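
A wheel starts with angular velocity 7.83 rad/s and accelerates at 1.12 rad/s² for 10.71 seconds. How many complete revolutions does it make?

θ = ω₀t + ½αt² = 7.83×10.71 + ½×1.12×10.71² = 148.093596 rad
Total revolutions = θ/(2π) = 148.093596/(2π) = 23.57
Complete revolutions = ⌊23.57⌋ = 23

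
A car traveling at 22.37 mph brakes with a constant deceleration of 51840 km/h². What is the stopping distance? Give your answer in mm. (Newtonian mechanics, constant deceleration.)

v₀ = 22.37 mph × 0.44704 = 10.0003 m/s
a = 51840 km/h² × 7.716049382716049e-05 = 4.0 m/s²
d = v₀² / (2a) = 10.0003² / (2 × 4.0) = 100.006 / 8.0 = 12.5008 m
d = 12.5008 m / 0.001 = 12500 mm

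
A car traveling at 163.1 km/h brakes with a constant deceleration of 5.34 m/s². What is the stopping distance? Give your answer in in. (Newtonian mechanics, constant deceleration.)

v₀ = 163.1 km/h × 0.2777777777777778 = 45.3056 m/s
d = v₀² / (2a) = 45.3056² / (2 × 5.34) = 2052.6 / 10.68 = 192.191 m
d = 192.191 m / 0.0254 = 7567 in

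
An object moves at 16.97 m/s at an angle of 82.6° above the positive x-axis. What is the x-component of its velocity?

vₓ = v cos(θ) = 16.97 × cos(82.6°) = 2.19 m/s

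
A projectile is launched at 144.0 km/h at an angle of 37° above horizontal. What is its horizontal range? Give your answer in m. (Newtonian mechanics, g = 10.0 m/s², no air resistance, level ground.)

v₀ = 144.0 km/h × 0.2777777777777778 = 40.0 m/s
R = v₀² × sin(2θ) / g = 40.0² × sin(2 × 37°) / 10.0 = 1600.0 × 0.961262 / 10.0 = 153.8 m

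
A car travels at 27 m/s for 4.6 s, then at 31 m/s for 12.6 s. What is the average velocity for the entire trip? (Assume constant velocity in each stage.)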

EXERCISE DETAILS: An exact copy of every entry is required.

REPLY TO THE EXERCISE:
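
A wheel starts with angular velocity 7.83 rad/s and accelerates at 1.12 rad/s² for 10.71 seconds. How many complete revolutions does it make?

θ = ω₀t + ½αt² = 7.83×10.71 + ½×1.12×10.71² = 148.093596 rad
Total revolutions = θ/(2π) = 148.093596/(2π) = 23.57
Complete revolutions = ⌊23.57⌋ = 23

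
A car traveling at 22.37 mph brakes with a constant deceleration of 51840 km/h². What is the stopping distance? Give your answer in mm. (Newtonian mechanics, constant deceleration.)

v₀ = 22.37 mph × 0.44704 = 10.0003 m/s
a = 51840 km/h² × 7.716049382716049e-05 = 4.0 m/s²
d = v₀² / (2a) = 10.0003² / (2 × 4.0) = 100.006 / 8.0 = 12.5008 m
d = 12.5008 m / 0.001 = 12500 mm

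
A car traveling at 163.1 km/h brakes with a constant deceleration of 5.34 m/s². What is the stopping distance? Give your answer in in. (Newtonian mechanics, constant deceleration.)

v₀ = 163.1 km/h × 0.2777777777777778 = 45.3056 m/s
d = v₀² / (2a) = 45.3056² / (2 × 5.34) = 2052.6 / 10.68 = 192.191 m
d = 192.191 m / 0.0254 = 7567 in

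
An object moves at 16.97 m/s at an angle of 82.6° above the positive x-axis. What is the x-component of its velocity?

vₓ = v cos(θ) = 16.97 × cos(82.6°) = 2.19 m/s

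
A projectile is launched at 144.0 km/h at an angle of 37° above horizontal. What is its horizontal range? Give your answer in m. (Newtonian mechanics, g = 10.0 m/s², no air resistance, level ground.)

v₀ = 144.0 km/h × 0.2777777777777778 = 40.0 m/s
R = v₀² × sin(2θ) / g = 40.0² × sin(2 × 37°) / 10.0 = 1600.0 × 0.961262 / 10.0 = 153.8 m

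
A car travels at 27 m/s for 4.6 s, then at 31 m/s for 12.6 s. What is the average velocity for the entire trip? (Assume constant velocity in each stage.)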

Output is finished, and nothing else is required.